/---

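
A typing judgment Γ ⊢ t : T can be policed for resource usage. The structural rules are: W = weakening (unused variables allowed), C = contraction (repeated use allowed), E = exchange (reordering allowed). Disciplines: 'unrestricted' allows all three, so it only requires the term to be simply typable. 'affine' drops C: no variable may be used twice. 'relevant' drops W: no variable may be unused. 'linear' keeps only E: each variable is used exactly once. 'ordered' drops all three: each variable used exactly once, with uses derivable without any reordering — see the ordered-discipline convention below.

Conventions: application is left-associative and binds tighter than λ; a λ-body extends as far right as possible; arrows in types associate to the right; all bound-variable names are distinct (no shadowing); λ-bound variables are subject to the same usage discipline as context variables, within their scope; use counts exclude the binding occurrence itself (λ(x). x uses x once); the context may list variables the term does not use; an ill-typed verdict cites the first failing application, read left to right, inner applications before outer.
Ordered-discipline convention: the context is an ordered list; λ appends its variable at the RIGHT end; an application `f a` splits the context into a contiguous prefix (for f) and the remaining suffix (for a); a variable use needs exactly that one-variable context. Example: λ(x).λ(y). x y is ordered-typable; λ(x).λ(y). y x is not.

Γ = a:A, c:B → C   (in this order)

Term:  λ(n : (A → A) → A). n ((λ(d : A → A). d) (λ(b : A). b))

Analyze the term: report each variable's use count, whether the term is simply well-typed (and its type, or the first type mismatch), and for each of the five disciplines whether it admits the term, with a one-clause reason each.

variable uses: a: 0×, c: 0×, n [bound]: 1×, d [bound]: 1×, b [bound]: 1×
uses in reading order: n, d, b
typing: the term checks, with type ((A → A) → A) → A
ordered: ✗, unused: a, c — weakening required
linear: ✗, unused: a, c — weakening required
affine: ✓, at most one use each (a, c, n, d, b)
relevant: ✗, unused: a, c — weakening required
unrestricted: ✓, well-typed at ((A → A) → A) → A; no restrictions here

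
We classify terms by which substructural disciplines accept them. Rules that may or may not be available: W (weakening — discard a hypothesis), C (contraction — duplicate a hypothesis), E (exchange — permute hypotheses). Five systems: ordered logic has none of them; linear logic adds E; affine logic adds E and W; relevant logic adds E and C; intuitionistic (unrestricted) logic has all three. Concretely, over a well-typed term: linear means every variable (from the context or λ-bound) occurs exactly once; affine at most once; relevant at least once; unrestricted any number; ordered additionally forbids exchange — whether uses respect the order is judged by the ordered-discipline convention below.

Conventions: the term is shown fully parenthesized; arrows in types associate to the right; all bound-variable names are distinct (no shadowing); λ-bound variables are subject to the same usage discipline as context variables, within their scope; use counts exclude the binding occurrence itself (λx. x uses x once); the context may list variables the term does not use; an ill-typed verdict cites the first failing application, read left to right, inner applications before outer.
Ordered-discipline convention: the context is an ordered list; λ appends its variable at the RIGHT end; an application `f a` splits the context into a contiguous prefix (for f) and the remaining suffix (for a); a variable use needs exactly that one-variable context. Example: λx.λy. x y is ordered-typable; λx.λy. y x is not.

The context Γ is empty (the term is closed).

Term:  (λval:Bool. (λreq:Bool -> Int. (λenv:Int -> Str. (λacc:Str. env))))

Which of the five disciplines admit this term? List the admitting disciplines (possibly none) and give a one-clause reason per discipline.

admitting disciplines: affine, unrestricted
variable uses: val (λ-bound): 0×; req (λ-bound): 0×; env (λ-bound): 1×; acc (λ-bound): 0×
uses in reading order: env
typing: the term checks, with type Bool -> (Bool -> Int) -> (Int -> Str) -> Str -> Int -> Str
ordered: ✗ — unused: val, req, acc — weakening required
linear: ✗ — unused: val, req, acc — weakening required
affine: ✓ — val, req, env, acc: no repeats, contraction unneeded
relevant: ✗ — unused: val, req, acc — weakening required
unrestricted: ✓ — simply typable at Bool -> (Bool -> Int) -> (Int -> Str) -> Str -> Int -> Str; W, C, E all held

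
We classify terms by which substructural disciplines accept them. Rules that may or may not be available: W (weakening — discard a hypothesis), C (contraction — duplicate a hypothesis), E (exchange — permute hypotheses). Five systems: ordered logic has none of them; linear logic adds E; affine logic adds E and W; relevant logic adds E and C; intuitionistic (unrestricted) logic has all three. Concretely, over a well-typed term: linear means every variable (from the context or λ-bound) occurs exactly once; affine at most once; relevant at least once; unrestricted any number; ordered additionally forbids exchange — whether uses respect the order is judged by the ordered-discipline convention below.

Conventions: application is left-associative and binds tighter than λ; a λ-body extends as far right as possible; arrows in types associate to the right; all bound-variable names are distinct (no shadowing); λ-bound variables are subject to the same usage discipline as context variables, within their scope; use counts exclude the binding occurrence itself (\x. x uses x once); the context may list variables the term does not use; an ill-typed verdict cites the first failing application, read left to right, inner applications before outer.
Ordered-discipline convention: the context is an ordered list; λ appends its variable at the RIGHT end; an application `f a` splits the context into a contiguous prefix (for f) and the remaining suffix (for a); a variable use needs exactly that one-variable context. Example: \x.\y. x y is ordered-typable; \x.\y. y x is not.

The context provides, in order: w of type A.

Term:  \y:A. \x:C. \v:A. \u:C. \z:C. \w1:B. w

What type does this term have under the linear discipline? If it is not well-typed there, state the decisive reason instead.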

\---

• Description of the task: With no word changed, write the entries out once more.

• Answer to this task:
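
A typing judgment Γ ⊢ t : T can be policed for resource usage. The structural rules are: W = weakening (unused variables allowed), C = contraction (repeated use allowed), E = exchange (reordering allowed). Disciplines: 'unrestricted' allows all three, so it only requires the term to be simply typable. 'affine' drops C: no variable may be used twice. 'relevant' drops W: no variable may be unused. 'linear' keeps only E: each variable is used exactly once. 'ordered' drops all three: each variable used exactly once, with uses derivable without any reordering — see the ordered-discipline convention below.

Conventions: application is left-associative and binds tighter than λ; a λ-body extends as far right as possible; arrows in types associate to the right; all bound-variable names are distinct (no shadowing); λ-bound variables are subject to the same usage discipline as context variables, within their scope; use counts exclude the binding occurrence itself (λ(x). x uses x once); the context may list variables the term does not use; an ill-typed verdict cites the first failing application, read left to right, inner applications before outer.
Ordered-discipline convention: the context is an ordered list; λ appends its variable at the RIGHT end; an application `f a` splits the context into a contiguous prefix (for f) and the remaining suffix (for a); a variable use needs exactly that one-variable context. Example: λ(x).λ(y). x y is ordered-typable; λ(x).λ(y). y x is not.

Γ = a:A, c:B → C   (in this order)

Term:  λ(n : (A → A) → A). n ((λ(d : A → A). d) (λ(b : A). b))

Analyze the term: report each variable's use count, whether the term is simply well-typed (and its type, or the first type mismatch), and for each of the five disciplines whether it admits the term, with a one-clause reason each.

variable uses: a: 0×, c: 0×, n [bound]: 1×, d [bound]: 1×, b [bound]: 1×
uses in reading order: n, d, b
typing: the term checks, with type ((A → A) → A) → A
ordered: ✗, unused: a, c — weakening required
linear: ✗, unused: a, c — weakening required
affine: ✓, at most one use each (a, c, n, d, b)
relevant: ✗, unused: a, c — weakening required
unrestricted: ✓, well-typed at ((A → A) → A) → A; no restrictions here

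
We classify terms by which substructural disciplines accept them. Rules that may or may not be available: W (weakening — discard a hypothesis), C (contraction — duplicate a hypothesis), E (exchange — permute hypotheses). Five systems: ordered logic has none of them; linear logic adds E; affine logic adds E and W; relevant logic adds E and C; intuitionistic (unrestricted) logic has all three. Concretely, over a well-typed term: linear means every variable (from the context or λ-bound) occurs exactly once; affine at most once; relevant at least once; unrestricted any number; ordered additionally forbids exchange — whether uses respect the order is judged by the ordered-discipline convention below.

Conventions: the term is shown fully parenthesized; arrows in types associate to the right; all bound-variable names are distinct (no shadowing); λ-bound variables are subject to the same usage discipline as context variables, within their scope; use counts exclude the binding occurrence itself (λx. x uses x once); the context may list variables the term does not use; an ill-typed verdict cites the first failing application, read left to right, inner applications before outer.
Ordered-discipline convention: the context is an ordered list; λ appends its variable at the RIGHT end; an application `f a` splits the context into a contiguous prefix (for f) and the remaining suffix (for a); a variable use needs exactly that one-variable context. Example: λx.λy. x y is ordered-typable; λx.λy. y x is not.

The context Γ is empty (the term is closed).

Term:  (λval:Bool. (λreq:Bool -> Int. (λenv:Int -> Str. (λacc:Str. env))))

Which of the five disciplines admit this term? List the admitting disciplines (possibly none) and give a one-clause reason per discipline.

admitting disciplines: affine, unrestricted
variable uses: val (λ-bound): 0×; req (λ-bound): 0×; env (λ-bound): 1×; acc (λ-bound): 0×
uses in reading order: env
typing: the term checks, with type Bool -> (Bool -> Int) -> (Int -> Str) -> Str -> Int -> Str
ordered: ✗ — unused: val, req, acc — weakening required
linear: ✗ — unused: val, req, acc — weakening required
affine: ✓ — val, req, env, acc: no repeats, contraction unneeded
relevant: ✗ — unused: val, req, acc — weakening required
unrestricted: ✓ — simply typable at Bool -> (Bool -> Int) -> (Int -> Str) -> Str -> Int -> Str; W, C, E all held

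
We classify terms by which substructural disciplines accept them. Rules that may or may not be available: W (weakening — discard a hypothesis), C (contraction — duplicate a hypothesis), E (exchange — permute hypotheses). Five systems: ordered logic has none of them; linear logic adds E; affine logic adds E and W; relevant logic adds E and C; intuitionistic (unrestricted) logic has all three. Concretely, over a well-typed term: linear means every variable (from the context or λ-bound) occurs exactly once; affine at most once; relevant at least once; unrestricted any number; ordered additionally forbids exchange — whether uses respect the order is judged by the ordered-discipline convention below.

Conventions: application is left-associative and binds tighter than λ; a λ-body extends as far right as possible; arrows in types associate to the right; all bound-variable names are distinct (no shadowing); λ-bound variables are subject to the same usage discipline as context variables, within their scope; use counts exclude the binding occurrence itself (\x. x uses x once); the context may list variables the term does not use; an ill-typed verdict cites the first failing application, read left to right, inner applications before outer.
Ordered-discipline convention: the context is an ordered list; λ appends its variable at the RIGHT end; an application `f a` splits the context into a contiguous prefix (for f) and the remaining suffix (for a); a variable use needs exactly that one-variable context. Example: \x.\y. x y is ordered-typable; \x.\y. y x is not.

The context provides, in order: w of type A.

Term:  \y:A. \x:C. \v:A. \u:C. \z:C. \w1:B. w

What type does this term have under the linear discipline? If it is not well-typed there, state the decisive reason instead.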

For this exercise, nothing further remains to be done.